Source information Start Marker

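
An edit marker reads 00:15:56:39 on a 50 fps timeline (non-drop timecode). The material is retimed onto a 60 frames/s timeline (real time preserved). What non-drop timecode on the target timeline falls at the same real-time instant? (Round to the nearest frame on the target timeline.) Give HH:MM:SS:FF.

Source frame index: (0×3600 + 15×60 + 56) × 50 + 39 = 47839.
Real time: 47839 / (50) = 47839/50 s.
Target frame: (47839/50) × (60) = 287034/5 ≈ 57406.800 → 57407.
At 60 labels/s: frame 57407 → 00:15:56:47.

00:15:56:47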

Source information End Marker

▶ [Task item]
Could you return the complete set of entries exactly?

▶ [Exercise output]
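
An edit marker reads 00:15:56:39 on a 50 fps timeline (non-drop timecode). The material is retimed onto a 60 frames/s timeline (real time preserved). What non-drop timecode on the target timeline falls at the same real-time instant? (Round to the nearest frame on the target timeline.) Give HH:MM:SS:FF.

Source frame index: (0×3600 + 15×60 + 56) × 50 + 39 = 47839.
Real time: 47839 / (50) = 47839/50 s.
Target frame: (47839/50) × (60) = 287034/5 ≈ 57406.800 → 57407.
At 60 labels/s: frame 57407 → 00:15:56:47.

00:15:56:47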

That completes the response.